Please print the entries below exactly, from the line with "Output: [-1, 14, 17, 22, 37, 41]" through the line with "Conventions: ops apply", including both of those lines and leaving out all others.

Data to use>

☆ ☆ ☆ ☆ ☆

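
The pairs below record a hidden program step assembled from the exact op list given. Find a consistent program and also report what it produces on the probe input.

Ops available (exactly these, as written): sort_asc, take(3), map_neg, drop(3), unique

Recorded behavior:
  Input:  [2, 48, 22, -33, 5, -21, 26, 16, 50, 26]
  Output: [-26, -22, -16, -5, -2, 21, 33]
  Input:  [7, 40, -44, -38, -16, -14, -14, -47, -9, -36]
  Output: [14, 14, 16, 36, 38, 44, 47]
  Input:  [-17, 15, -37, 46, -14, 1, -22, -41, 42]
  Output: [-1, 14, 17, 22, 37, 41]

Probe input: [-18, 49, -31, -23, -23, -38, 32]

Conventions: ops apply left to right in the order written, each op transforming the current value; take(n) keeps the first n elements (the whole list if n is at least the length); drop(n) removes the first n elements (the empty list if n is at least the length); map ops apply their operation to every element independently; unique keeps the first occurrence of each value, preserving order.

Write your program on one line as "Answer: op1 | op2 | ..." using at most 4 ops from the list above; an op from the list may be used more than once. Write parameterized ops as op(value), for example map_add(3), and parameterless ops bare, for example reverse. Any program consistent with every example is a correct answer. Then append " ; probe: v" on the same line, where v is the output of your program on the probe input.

map_neg | sort_asc | drop(3) ; probe: [23, 23, 31, 38]

Check, running the answer program on each example:
  [2, 48, 22, -33, 5, -21, 26, 16, 50, 26] -> [-2, -48, -22, 33, -5, 21, -26, -16, -50, -26] -> [-50, -48, -26, -26, -22, -16, -5, -2, 21, 33] -> [-26, -22, -16, -5, -2, 21, 33]
  [7, 40, -44, -38, -16, -14, -14, -47, -9, -36] -> [-7, -40, 44, 38, 16, 14, 14, 47, 9, 36] -> [-40, -7, 9, 14, 14, 16, 36, 38, 44, 47] -> [14, 14, 16, 36, 38, 44, 47]
  [-17, 15, -37, 46, -14, 1, -22, -41, 42] -> [17, -15, 37, -46, 14, -1, 22, 41, -42] -> [-46, -42, -15, -1, 14, 17, 22, 37, 41] -> [-1, 14, 17, 22, 37, 41]
  probe: [-18, 49, -31, -23, -23, -38, 32] -> [18, -49, 31, 23, 23, 38, -32] -> [-49, -32, 18, 23, 23, 31, 38] -> [23, 23, 31, 38]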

☆ ☆ ☆ ☆ ☆

Answer>
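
  Output: [-1, 14, 17, 22, 37, 41]

Probe input: [-18, 49, -31, -23, -23, -38, 32]

Conventions: ops apply left to right in the order written, each op transforming the current value; take(n) keeps the first n elements (the whole list if n is at least the length); drop(n) removes the first n elements (the empty list if n is at least the length); map ops apply their operation to every element independently; unique keeps the first occurrence of each value, preserving order.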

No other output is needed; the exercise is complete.